(PROBLEM TO WORK ON): Go through the entries below and count the lines where "Answer" occurs. Give nothing but that number.

(AVAILABLE DATA):
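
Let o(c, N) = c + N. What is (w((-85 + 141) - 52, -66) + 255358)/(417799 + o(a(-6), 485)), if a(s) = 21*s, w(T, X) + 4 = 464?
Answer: 127909/209079 ≈ 0.61177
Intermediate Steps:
w(T, X) = 460 (w(T, X) = -4 + 464 = 460)
o(c, N) = N + c
(w((-85 + 141) - 52, -66) + 255358)/(417799 + o(a(-6), 485)) = (460 + 255358)/(417799 + (485 + 21*(-6))) = 255818/(417799 + (485 - 126)) = 255818/(417799 + 359) = 255818/418158 = 255818*(1/418158) = 127909/209079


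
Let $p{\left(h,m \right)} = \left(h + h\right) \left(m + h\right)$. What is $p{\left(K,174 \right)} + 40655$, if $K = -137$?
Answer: $30517$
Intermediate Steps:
$p{\left(h,m \right)} = 2 h \left(h + m\right)$
$p{\left(K,174 \right)} + 40655 = 2 \left(-137\right) \left(-137 + 174\right) + 40655 = 2 \left(-137\right) 37 + 40655 = -10138 + 40655 = 30517$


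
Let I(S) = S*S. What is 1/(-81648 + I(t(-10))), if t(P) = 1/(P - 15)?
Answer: -625/51029999 ≈ -1.2248e-5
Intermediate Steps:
t(P) = 1/(-15 + P)
I(S) = S**2
1/(-81648 + I(t(-10))) = 1/(-81648 + (1/(-15 - 10))**2) = 1/(-81648 + (1/(-25))**2) = 1/(-81648 + (-1/25)**2) = 1/(-81648 + 1/625) = 1/(-51029999/625) = -625/51029999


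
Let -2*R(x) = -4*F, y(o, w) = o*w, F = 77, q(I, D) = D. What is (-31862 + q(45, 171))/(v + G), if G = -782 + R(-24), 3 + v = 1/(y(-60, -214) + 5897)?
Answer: 593794267/11823046 ≈ 50.223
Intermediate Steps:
v = -56210/18737 (v = -3 + 1/(-60*(-214) + 5897) = -3 + 1/(12840 + 5897) = -3 + 1/18737 = -56210/18737 ≈ -2.9999)
R(x) = 154 (R(x) = -(-2)*77 = -1/2*(-308) = 154)
G = -628 (G = -782 + 154 = -628)
(-31862 + q(45, 171))/(v + G) = (-31862 + 171)/(-56210/18737 - 628) = -31691/(-11823046/18737) = -31691*(-18737/11823046) = 593794267/11823046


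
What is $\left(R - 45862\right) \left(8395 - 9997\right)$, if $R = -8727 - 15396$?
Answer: $112115970$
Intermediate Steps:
$R = -24123$ ($R = -8727 - 15396 = -24123$)
$\left(R - 45862\right) \left(8395 - 9997\right) = \left(-24123 - 45862\right) \left(8395 - 9997\right) = \left(-69985\right) \left(-1602\right) = 112115970$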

(OUTPUT OF THE TASK): 5